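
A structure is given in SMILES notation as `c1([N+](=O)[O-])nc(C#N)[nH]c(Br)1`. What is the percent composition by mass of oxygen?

14.75%

Atom tally by fragment:
  imidazole ring core → C:3 H:4 N:2
  (− 3 ring H displaced by substituents)
  + NO2 → N:1 O:2
  + CN → C:1 N:1
  + Br → Br:1
Element totals:
  C: 4
  H: 1
  Br: 1
  N: 4
  O: 2
Molecular formula: C4HBrN4O2.
Molar mass = 216.982 g/mol.
Mass from O: 2 × 15.999 = 31.998 g/mol.
%O = 31.998 / 216.982 × 100 = 14.75%.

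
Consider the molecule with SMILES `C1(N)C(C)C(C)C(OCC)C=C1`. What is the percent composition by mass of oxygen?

Atom tally by fragment:
  cyclohexene ring core → C:6 H:10
  (− 4 ring H displaced by substituents)
  + NH2 → N:1 H:2
  + CH3 → C:1 H:3
  + CH3 → C:1 H:3
  + OC2H5 → C:2 H:5 O:1
Element totals:
  C: 10
  H: 19
  N: 1
  O: 1
Molecular formula: C10H19NO.
Molar mass = 169.268 g/mol.
Mass from O: 1 × 15.999 = 15.999 g/mol.
%O = 15.999 / 169.268 × 100 = 9.45%.

9.45%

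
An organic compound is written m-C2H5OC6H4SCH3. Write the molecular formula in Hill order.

Atom tally by fragment:
  benzene ring core → C:6 H:6
  (− 2 ring H displaced by substituents)
  + OC2H5 → C:2 H:5 O:1
  + SCH3 → C:1 H:3 S:1
Element totals:
  C: 9
  H: 12
  O: 1
  S: 1

C9H12OS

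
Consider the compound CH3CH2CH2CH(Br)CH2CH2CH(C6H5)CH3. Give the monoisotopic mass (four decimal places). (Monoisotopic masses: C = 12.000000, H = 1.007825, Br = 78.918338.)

Element totals:
  C: 14
  H: 21
  Br: 1
Molecular formula: C14H21Br.
  M = 14(12.0) + 21(1.007825) + 78.918338
    = 168.000000 + 21.164325 + 78.918338 = 268.082663

268.0827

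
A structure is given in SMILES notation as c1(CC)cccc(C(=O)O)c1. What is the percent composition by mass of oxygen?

21.31%

Atom tally by fragment:
  benzene ring core → C:6 H:6
  (− 2 ring H displaced by substituents)
  + C2H5 → C:2 H:5
  + COOH → C:1 H:1 O:2
Element totals:
  C: 9
  H: 10
  O: 2
Molecular formula: C9H10O2.
Molar mass = 150.177 g/mol.
Mass from O: 2 × 15.999 = 31.998 g/mol.
%O = 31.998 / 150.177 × 100 = 21.31%.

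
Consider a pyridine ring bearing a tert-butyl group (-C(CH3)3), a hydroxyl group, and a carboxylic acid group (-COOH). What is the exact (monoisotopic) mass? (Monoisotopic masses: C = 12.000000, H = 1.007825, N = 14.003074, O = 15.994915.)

Atom tally by fragment:
  pyridine ring core → C:5 H:5 N:1
  (− 3 ring H displaced by substituents)
  + C(CH3)3 → C:4 H:9
  + OH → O:1 H:1
  + COOH → C:1 H:1 O:2
Element totals:
  C: 10
  H: 13
  N: 1
  O: 3
Molecular formula: C10H13NO3.
  M = 10(12.0) + 13(1.007825) + 14.003074 + 3(15.994915)
    = 120.000000 + 13.101725 + 14.003074 + 47.984745 = 195.089544

195.0895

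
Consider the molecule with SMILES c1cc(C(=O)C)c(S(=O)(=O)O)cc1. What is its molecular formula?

C8H8O4S

Atom tally by fragment:
  benzene ring core → C:6 H:6
  (− 2 ring H displaced by substituents)
  + COCH3 → C:2 H:3 O:1
  + SO3H → S:1 O:3 H:1
Element totals:
  C: 8
  H: 8
  O: 4
  S: 1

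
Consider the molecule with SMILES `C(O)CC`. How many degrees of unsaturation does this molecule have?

0

Atom tally by fragment:
  HOCH2 → C:1 H:3 O:1
  CH2 → C:1 H:2
  CH3 → C:1 H:3
Element totals:
  C: 3
  H: 8
  O: 1
Molecular formula: C3H8O.
DoU = (2C + 2 + N − H − X) / 2 = (2·3 + 2 + 0 − 8 − 0) / 2 = 0.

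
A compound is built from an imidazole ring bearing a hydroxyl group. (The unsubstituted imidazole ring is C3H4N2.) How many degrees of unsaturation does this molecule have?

Atom tally by fragment:
  imidazole ring core → C:3 H:4 N:2
  (− 1 ring H displaced by substituents)
  + OH → O:1 H:1
Element totals:
  C: 3
  H: 4
  N: 2
  O: 1
Molecular formula: C3H4N2O.
DoU = (2C + 2 + N − H − X) / 2 = (2·3 + 2 + 2 − 4 − 0) / 2 = 3.

3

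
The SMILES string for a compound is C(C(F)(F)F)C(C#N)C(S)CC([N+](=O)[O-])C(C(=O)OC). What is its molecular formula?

Atom tally by fragment:
  F3CCH2 → C:2 H:2 F:3
  CH(CN) → C:2 H:1 N:1
  CH(SH) → C:1 H:2 S:1
  CH2 → C:1 H:2
  CH(NO2) → C:1 H:1 N:1 O:2
  CH2COOCH3 → C:3 H:5 O:2
Element totals:
  C: 10
  H: 13
  F: 3
  N: 2
  O: 4
  S: 1

C10H13F3N2O4S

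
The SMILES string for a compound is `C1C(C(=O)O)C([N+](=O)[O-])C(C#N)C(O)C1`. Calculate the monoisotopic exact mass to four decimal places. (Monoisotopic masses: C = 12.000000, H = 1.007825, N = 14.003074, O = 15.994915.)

214.0590

Atom tally by fragment:
  cyclohexane ring core → C:6 H:12
  (− 4 ring H displaced by substituents)
  + COOH → C:1 H:1 O:2
  + NO2 → N:1 O:2
  + CN → C:1 N:1
  + OH → O:1 H:1
Element totals:
  C: 8
  H: 10
  N: 2
  O: 5
Molecular formula: C8H10N2O5.
  M = 8(12.0) + 10(1.007825) + 2(14.003074) + 5(15.994915)
    = 96.000000 + 10.078250 + 28.006148 + 79.974575 = 214.058973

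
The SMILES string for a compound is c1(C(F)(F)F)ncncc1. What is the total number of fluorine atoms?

Atom tally by fragment:
  pyrimidine ring core → C:4 H:4 N:2
  (− 1 ring H displaced by substituents)
  + CF3 → C:1 F:3
Element totals:
  C: 5
  H: 3
  F: 3
  N: 2

3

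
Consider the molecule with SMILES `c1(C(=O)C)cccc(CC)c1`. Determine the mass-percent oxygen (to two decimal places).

10.80%

Atom tally by fragment:
  benzene ring core → C:6 H:6
  (− 2 ring H displaced by substituents)
  + COCH3 → C:2 H:3 O:1
  + C2H5 → C:2 H:5
Element totals:
  C: 10
  H: 12
  O: 1
Molecular formula: C10H12O.
Molar mass = 148.205 g/mol.
Mass from O: 1 × 15.999 = 15.999 g/mol.
%O = 15.999 / 148.205 × 100 = 10.80%.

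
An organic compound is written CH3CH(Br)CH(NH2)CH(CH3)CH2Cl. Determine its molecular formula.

C6H13BrClN

Atom tally by fragment:
  CH3 → C:1 H:3
  CH(Br) → C:1 H:1 Br:1
  CH(NH2) → C:1 H:3 N:1
  CH(CH3) → C:2 H:4
  CH2Cl → C:1 H:2 Cl:1
Element totals:
  C: 6
  H: 13
  Br: 1
  Cl: 1
  N: 1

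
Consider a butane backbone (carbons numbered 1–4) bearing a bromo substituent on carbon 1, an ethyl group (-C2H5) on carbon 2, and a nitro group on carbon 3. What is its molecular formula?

Atom tally by fragment:
  BrCH2 → C:1 H:2 Br:1
  CH(C2H5) → C:3 H:6
  CH(NO2) → C:1 H:1 N:1 O:2
  CH3 → C:1 H:3
Element totals:
  C: 6
  H: 12
  Br: 1
  N: 1
  O: 2

C6H12BrNO2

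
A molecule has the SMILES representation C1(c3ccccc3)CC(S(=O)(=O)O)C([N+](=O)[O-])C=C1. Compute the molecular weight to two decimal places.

283.30 g/mol

Atom tally by fragment:
  cyclohexene ring core → C:6 H:10
  (− 3 ring H displaced by substituents)
  + C6H5 → C:6 H:5
  + SO3H → S:1 O:3 H:1
  + NO2 → N:1 O:2
Element totals:
  C: 12
  H: 13
  N: 1
  O: 5
  S: 1
Molecular formula: C12H13NO5S.
  M = 12(12.011) + 13(1.008) + 14.007 + 5(15.999) + 32.06
    = 144.132 + 13.104 + 14.007 + 79.995 + 32.060 = 283.298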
::::::
= About this task =
Restate exactly, and only, every line from the one that contains "Consider a butane" through the last line of the records.

= Task solution =
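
Consider a butane backbone (carbons numbered 1–4) bearing a bromo substituent on carbon 1, an ethyl group (-C2H5) on carbon 2, and a nitro group on carbon 3. What is its molecular formula?

Atom tally by fragment:
  BrCH2 → C:1 H:2 Br:1
  CH(C2H5) → C:3 H:6
  CH(NO2) → C:1 H:1 N:1 O:2
  CH3 → C:1 H:3
Element totals:
  C: 6
  H: 12
  Br: 1
  N: 1
  O: 2

C6H12BrNO2

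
A molecule has the SMILES representation C1(c3ccccc3)CC(S(=O)(=O)O)C([N+](=O)[O-])C=C1. Compute the molecular weight to two decimal places.

283.30 g/mol

Atom tally by fragment:
  cyclohexene ring core → C:6 H:10
  (− 3 ring H displaced by substituents)
  + C6H5 → C:6 H:5
  + SO3H → S:1 O:3 H:1
  + NO2 → N:1 O:2
Element totals:
  C: 12
  H: 13
  N: 1
  O: 5
  S: 1
Molecular formula: C12H13NO5S.
  M = 12(12.011) + 13(1.008) + 14.007 + 5(15.999) + 32.06
    = 144.132 + 13.104 + 14.007 + 79.995 + 32.060 = 283.298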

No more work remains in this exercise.